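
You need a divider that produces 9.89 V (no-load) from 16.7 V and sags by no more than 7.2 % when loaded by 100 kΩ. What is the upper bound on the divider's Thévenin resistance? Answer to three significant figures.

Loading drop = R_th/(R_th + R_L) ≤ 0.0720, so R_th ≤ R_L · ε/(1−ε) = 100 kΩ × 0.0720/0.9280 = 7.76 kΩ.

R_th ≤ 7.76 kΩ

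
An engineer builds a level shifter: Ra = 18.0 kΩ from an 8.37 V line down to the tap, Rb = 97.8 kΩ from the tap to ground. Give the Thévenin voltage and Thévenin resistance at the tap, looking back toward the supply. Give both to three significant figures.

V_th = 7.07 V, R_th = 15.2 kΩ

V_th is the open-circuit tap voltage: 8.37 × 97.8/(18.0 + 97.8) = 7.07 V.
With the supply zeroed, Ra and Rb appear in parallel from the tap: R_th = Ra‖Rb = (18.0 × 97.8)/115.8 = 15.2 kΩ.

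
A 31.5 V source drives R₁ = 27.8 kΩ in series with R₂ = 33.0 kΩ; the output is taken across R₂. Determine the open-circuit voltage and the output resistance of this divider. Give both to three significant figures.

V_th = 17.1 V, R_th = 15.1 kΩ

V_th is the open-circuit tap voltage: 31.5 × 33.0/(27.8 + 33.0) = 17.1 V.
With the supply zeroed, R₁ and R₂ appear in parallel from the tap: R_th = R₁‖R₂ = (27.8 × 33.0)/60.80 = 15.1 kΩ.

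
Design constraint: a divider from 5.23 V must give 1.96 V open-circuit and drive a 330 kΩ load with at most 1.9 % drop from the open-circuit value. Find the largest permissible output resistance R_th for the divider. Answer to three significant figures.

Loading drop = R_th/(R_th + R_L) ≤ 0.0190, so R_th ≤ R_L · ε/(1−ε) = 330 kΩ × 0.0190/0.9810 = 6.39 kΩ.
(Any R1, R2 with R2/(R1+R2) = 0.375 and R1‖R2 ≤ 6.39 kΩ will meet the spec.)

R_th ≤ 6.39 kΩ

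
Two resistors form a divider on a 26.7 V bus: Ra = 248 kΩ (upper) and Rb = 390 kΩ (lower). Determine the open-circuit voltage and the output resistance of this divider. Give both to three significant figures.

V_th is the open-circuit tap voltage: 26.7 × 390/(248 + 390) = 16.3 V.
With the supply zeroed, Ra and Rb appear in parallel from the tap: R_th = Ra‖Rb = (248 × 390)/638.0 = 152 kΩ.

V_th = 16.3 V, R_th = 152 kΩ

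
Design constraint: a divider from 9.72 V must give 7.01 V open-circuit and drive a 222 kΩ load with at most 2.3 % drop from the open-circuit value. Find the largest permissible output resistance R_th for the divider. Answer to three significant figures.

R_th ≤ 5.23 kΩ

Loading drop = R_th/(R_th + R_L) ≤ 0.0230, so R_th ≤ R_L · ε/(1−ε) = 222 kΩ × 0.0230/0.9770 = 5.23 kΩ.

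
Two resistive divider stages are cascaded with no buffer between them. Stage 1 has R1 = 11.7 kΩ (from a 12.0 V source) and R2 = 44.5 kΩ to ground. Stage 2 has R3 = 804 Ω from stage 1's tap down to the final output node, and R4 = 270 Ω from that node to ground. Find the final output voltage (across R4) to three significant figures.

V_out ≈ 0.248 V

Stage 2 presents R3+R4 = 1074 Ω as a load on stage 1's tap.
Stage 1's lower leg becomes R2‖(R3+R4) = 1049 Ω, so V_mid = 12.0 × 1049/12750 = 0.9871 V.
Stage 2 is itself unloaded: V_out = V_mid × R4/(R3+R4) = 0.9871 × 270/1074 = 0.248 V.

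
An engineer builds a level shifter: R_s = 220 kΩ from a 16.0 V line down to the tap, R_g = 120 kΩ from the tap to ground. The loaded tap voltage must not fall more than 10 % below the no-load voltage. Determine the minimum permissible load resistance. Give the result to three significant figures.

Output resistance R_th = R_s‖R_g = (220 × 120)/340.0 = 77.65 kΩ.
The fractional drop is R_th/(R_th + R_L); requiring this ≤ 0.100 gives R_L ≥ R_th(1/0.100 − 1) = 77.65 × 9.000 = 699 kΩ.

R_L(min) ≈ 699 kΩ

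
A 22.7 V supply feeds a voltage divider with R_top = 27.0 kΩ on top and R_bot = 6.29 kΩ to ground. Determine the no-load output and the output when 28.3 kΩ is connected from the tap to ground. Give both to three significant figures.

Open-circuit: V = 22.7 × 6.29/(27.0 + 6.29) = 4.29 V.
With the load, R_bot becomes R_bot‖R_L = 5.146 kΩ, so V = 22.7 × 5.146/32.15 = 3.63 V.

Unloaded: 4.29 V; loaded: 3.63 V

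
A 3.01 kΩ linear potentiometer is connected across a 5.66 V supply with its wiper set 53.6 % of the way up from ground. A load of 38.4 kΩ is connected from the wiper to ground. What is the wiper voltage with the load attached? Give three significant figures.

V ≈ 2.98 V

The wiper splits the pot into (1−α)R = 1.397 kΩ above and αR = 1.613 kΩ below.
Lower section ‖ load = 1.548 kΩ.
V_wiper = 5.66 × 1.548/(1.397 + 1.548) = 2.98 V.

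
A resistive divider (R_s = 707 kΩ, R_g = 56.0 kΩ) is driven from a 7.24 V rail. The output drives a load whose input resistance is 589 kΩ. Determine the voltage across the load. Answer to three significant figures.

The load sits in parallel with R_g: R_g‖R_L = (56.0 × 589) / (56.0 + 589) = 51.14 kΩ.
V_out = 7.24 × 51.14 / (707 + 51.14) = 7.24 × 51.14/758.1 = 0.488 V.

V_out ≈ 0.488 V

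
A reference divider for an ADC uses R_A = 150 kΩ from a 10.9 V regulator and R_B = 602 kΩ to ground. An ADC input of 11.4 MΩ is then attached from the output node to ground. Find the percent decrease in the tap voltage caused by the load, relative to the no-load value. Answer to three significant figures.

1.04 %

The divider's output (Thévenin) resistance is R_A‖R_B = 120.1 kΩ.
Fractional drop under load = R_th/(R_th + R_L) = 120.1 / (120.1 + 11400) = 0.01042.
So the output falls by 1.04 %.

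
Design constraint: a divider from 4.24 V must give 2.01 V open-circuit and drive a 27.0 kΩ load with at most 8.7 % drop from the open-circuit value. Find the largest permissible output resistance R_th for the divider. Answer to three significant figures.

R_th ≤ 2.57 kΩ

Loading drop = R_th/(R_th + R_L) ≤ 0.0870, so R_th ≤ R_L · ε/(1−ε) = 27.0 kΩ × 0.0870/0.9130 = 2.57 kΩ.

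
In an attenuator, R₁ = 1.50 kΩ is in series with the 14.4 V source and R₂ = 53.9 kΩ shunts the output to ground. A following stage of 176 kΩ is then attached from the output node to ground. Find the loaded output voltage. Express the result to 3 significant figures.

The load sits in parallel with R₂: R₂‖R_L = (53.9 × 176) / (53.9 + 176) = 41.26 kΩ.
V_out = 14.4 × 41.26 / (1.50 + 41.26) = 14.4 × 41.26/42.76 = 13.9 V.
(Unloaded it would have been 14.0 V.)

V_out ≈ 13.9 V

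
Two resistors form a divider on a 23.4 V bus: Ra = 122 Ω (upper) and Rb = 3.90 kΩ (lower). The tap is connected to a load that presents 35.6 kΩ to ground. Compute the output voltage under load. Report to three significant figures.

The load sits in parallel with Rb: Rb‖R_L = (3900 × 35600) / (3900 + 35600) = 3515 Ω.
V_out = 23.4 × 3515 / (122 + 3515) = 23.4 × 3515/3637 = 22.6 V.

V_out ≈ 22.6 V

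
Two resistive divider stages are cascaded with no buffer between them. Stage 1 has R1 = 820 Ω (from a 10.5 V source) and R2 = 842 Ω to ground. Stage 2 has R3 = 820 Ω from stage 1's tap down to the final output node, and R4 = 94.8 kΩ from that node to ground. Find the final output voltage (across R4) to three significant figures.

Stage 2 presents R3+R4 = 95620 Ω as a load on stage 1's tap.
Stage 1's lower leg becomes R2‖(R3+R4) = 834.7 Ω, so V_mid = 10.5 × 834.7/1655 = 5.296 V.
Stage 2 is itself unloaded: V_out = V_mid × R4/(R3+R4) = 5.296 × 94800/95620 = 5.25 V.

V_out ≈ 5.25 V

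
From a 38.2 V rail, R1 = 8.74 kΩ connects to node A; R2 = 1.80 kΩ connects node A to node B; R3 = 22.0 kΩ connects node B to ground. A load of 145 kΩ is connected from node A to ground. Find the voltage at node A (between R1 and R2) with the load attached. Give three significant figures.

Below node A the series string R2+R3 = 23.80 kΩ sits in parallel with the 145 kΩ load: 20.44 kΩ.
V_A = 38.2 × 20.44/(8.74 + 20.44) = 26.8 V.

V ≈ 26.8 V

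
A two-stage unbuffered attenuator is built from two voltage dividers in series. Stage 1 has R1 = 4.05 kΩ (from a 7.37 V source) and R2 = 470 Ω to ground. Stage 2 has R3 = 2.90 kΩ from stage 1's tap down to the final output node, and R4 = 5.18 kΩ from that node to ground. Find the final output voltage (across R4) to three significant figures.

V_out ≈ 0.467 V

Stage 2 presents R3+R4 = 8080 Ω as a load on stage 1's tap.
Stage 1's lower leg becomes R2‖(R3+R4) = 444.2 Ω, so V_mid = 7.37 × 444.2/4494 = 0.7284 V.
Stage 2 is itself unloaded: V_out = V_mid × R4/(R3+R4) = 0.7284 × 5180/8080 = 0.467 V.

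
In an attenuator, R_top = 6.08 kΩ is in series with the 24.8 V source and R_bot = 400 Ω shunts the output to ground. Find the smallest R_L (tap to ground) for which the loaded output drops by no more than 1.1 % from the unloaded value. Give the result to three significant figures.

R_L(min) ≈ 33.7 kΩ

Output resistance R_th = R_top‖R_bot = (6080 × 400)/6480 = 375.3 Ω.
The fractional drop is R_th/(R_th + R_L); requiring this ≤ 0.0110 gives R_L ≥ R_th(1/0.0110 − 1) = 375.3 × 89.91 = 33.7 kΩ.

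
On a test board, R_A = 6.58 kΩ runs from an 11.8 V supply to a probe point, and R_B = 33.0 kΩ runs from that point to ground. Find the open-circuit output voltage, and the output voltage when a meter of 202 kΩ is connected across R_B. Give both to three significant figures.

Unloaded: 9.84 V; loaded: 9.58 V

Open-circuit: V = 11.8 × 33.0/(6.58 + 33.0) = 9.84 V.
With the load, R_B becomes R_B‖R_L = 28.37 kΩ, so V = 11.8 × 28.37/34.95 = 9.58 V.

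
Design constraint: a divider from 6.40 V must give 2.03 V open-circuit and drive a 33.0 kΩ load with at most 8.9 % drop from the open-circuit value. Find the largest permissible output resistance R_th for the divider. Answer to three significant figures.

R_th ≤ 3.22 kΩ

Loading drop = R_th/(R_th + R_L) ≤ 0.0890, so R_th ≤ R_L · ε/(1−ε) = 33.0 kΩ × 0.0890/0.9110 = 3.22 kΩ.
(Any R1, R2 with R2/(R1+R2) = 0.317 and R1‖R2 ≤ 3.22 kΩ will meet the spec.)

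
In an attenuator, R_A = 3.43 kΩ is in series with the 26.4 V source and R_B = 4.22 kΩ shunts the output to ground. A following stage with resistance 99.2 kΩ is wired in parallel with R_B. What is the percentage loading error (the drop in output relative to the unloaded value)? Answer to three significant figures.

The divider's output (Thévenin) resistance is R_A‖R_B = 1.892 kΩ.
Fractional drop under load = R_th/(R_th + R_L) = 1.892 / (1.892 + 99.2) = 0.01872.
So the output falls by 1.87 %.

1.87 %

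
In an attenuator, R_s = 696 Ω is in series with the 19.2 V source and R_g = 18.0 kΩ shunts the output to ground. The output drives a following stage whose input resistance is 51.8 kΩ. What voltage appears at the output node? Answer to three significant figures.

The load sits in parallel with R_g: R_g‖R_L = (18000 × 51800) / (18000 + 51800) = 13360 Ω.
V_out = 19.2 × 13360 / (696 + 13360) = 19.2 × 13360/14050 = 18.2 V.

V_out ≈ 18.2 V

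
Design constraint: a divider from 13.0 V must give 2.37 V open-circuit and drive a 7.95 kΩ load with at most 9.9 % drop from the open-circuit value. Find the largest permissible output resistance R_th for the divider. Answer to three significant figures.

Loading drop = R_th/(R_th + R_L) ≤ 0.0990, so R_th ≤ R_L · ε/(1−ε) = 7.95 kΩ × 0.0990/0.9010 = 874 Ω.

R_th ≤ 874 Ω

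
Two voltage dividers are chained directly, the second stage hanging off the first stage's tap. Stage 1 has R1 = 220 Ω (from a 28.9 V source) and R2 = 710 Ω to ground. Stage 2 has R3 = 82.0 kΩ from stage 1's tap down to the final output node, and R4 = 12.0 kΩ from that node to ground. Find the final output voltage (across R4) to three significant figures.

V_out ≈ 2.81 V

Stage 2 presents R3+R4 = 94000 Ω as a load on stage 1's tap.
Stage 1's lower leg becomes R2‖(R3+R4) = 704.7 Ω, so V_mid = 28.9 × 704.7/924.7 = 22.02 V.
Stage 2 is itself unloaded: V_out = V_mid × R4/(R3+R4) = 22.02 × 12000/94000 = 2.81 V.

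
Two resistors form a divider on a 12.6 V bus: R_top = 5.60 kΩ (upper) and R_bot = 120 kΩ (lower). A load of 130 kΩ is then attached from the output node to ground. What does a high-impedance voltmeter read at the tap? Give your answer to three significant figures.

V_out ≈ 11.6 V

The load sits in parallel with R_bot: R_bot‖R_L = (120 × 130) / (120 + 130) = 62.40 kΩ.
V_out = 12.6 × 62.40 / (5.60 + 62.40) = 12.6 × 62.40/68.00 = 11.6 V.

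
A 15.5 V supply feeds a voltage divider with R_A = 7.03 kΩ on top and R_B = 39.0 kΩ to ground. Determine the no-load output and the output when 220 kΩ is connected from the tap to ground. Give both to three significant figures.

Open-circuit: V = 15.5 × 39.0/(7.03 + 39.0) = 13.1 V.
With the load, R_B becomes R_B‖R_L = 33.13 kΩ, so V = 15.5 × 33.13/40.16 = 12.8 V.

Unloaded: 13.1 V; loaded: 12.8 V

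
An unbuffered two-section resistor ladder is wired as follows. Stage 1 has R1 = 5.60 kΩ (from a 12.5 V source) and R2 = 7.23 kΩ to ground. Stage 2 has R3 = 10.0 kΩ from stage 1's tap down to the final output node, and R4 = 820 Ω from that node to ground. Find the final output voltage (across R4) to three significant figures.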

TASK BRIEF: Starting at the line that holds "A 15.5 V supply", retype each line exactly through the end of the entries, both ends included.

WRITTEN ANSWER:
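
A 15.5 V supply feeds a voltage divider with R_A = 7.03 kΩ on top and R_B = 39.0 kΩ to ground. Determine the no-load output and the output when 220 kΩ is connected from the tap to ground. Give both to three significant figures.

Open-circuit: V = 15.5 × 39.0/(7.03 + 39.0) = 13.1 V.
With the load, R_B becomes R_B‖R_L = 33.13 kΩ, so V = 15.5 × 33.13/40.16 = 12.8 V.

Unloaded: 13.1 V; loaded: 12.8 V

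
An unbuffered two-section resistor ladder is wired as follows. Stage 1 has R1 = 5.60 kΩ (from a 12.5 V source) and R2 = 7.23 kΩ to ground. Stage 2 has R3 = 10.0 kΩ from stage 1's tap down to the final output node, and R4 = 820 Ω from that node to ground. Find the final output voltage (across R4) to three significant figures.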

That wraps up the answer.